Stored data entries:
*** Begin section ***
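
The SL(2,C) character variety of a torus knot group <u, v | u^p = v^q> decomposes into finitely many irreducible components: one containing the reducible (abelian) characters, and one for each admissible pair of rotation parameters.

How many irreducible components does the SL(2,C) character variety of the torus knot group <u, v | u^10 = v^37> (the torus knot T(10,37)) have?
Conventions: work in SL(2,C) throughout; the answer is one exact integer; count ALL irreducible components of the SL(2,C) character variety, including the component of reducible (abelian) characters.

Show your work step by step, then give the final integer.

In the torus knot group T(10,37), u^10 = v^37 is central, so an irreducible representation sends it to +I or -I (Schur).
This locks tr(u) to 2*cos(pi*alpha/10), alpha in 1..9, and tr(v) to 2*cos(pi*beta/37), beta in 1..36, on each component of irreducible characters.
Consistency of u^10 = (-1)^alpha I with v^37 = (-1)^beta I forces alpha = beta (mod 2).
Enumerate parity-matched pairs: 5*18 odd-odd plus 4*18 even-even gives 162.
components with irreducible characters: 162; plus the single component of reducible (abelian) characters: total 163.

163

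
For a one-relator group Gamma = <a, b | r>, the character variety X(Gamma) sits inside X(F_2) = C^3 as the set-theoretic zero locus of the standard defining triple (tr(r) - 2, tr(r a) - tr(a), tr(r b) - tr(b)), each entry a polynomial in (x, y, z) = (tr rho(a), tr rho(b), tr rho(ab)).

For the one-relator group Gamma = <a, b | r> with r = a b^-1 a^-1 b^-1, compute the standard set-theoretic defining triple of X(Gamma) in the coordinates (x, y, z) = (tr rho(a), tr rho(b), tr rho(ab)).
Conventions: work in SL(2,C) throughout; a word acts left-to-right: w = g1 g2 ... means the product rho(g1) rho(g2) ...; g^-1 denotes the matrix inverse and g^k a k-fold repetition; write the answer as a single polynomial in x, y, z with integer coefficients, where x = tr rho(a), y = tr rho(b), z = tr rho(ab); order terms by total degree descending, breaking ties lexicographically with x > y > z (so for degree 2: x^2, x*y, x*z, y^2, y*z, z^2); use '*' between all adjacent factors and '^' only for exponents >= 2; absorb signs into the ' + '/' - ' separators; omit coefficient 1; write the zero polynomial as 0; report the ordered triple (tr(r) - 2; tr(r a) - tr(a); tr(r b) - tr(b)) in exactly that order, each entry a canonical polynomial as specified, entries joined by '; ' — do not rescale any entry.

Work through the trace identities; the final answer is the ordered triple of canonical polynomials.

tr(b^-1) = tr(b) = y
tr(b a b) = tr(b) tr(a b) - tr(a)   [square of b] = y*z - x
tr(b a b a) = tr(a b) tr(a b) - tr(1)   [split at a repeated a] = z^2 - 2
use: tr(a b a^-1 b) = tr(b a b) tr(a) - tr(b a b a)   [inverse elimination on a] = x*y*z - x^2 - z^2 + 2
use: tr(a^-1 b^-1 a b) = tr(a b a^-1) tr(b) - tr(a b a^-1 b)   [inverse elimination on b] = -x*y*z + x^2 + y^2 + z^2 - 2
tr(a b^-1 a^-1 b^-1) = tr(a^-1 b^-1 a) tr(b) - tr(a^-1 b^-1 a b)   [inverse elimination on b] = x*y*z - x^2 - z^2 + 2
apply: tr(b^-1 a) = tr(a) tr(b) - tr(a b)   [inverse elimination on b] = x*y - z
apply: tr(a^2 b) = tr(a) tr(b a) - tr(b)   [square of a] = x*z - y
use: tr(a^2) = tr(a) tr(a) - tr(1)   [square of a] = x^2 - 2
tr(b a^2 b) = tr(b) tr(a^2 b) - tr(a^2)   [square of b] = x*y*z - x^2 - y^2 + 2
apply: tr(b a^2 b a) = tr(a) tr(b a b a) - tr(b a b)   [square of a] = x*z^2 - y*z - x
tr(a^2 b a^-1 b) = tr(b a^2 b) tr(a) - tr(b a^2 b a)   [inverse elimination on a] = x^2*y*z - x^3 - x*y^2 - x*z^2 + y*z + 3*x
tr(a^-1 b^-1 a^2 b) = tr(a^2 b a^-1) tr(b) - tr(a^2 b a^-1 b)   [inverse elimination on b] = -x^2*y*z + x^3 + x*y^2 + x*z^2 - 3*x
tr(a b^-1 a^-1 b^-1 a) = tr(a^-1 b^-1 a^2) tr(b) - tr(a^-1 b^-1 a^2 b)   [inverse elimination on b] = x^2*y*z - x^3 - x*z^2 - y*z + 3*x
assemble the triple (tr(r) - 2; tr(r a) - x; tr(r b) - y)

x*y*z - x^2 - z^2; x^2*y*z - x^3 - x*z^2 - y*z + 2*x; 0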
*** End section ***
> **EXERCISE PROMPT**
Above are the records. Print exactly, and only, the lines from the line with "For a one-relator" to the line with "Conventions: work in SL(2,C) throughout; a", both inclusive.

> **ANSWER TO THIS PROBLEM**
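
For a one-relator group Gamma = <a, b | r>, the character variety X(Gamma) sits inside X(F_2) = C^3 as the set-theoretic zero locus of the standard defining triple (tr(r) - 2, tr(r a) - tr(a), tr(r b) - tr(b)), each entry a polynomial in (x, y, z) = (tr rho(a), tr rho(b), tr rho(ab)).

For the one-relator group Gamma = <a, b | r> with r = a b^-1 a^-1 b^-1, compute the standard set-theoretic defining triple of X(Gamma) in the coordinates (x, y, z) = (tr rho(a), tr rho(b), tr rho(ab)).
Conventions: work in SL(2,C) throughout; a word acts left-to-right: w = g1 g2 ... means the product rho(g1) rho(g2) ...; g^-1 denotes the matrix inverse and g^k a k-fold repetition; write the answer as a single polynomial in x, y, z with integer coefficients, where x = tr rho(a), y = tr rho(b), z = tr rho(ab); order terms by total degree descending, breaking ties lexicographically with x > y > z (so for degree 2: x^2, x*y, x*z, y^2, y*z, z^2); use '*' between all adjacent factors and '^' only for exponents >= 2; absorb signs into the ' + '/' - ' separators; omit coefficient 1; write the zero polynomial as 0; report the ordered triple (tr(r) - 2; tr(r a) - tr(a); tr(r b) - tr(b)) in exactly that order, each entry a canonical polynomial as specified, entries joined by '; ' — do not rescale any entry.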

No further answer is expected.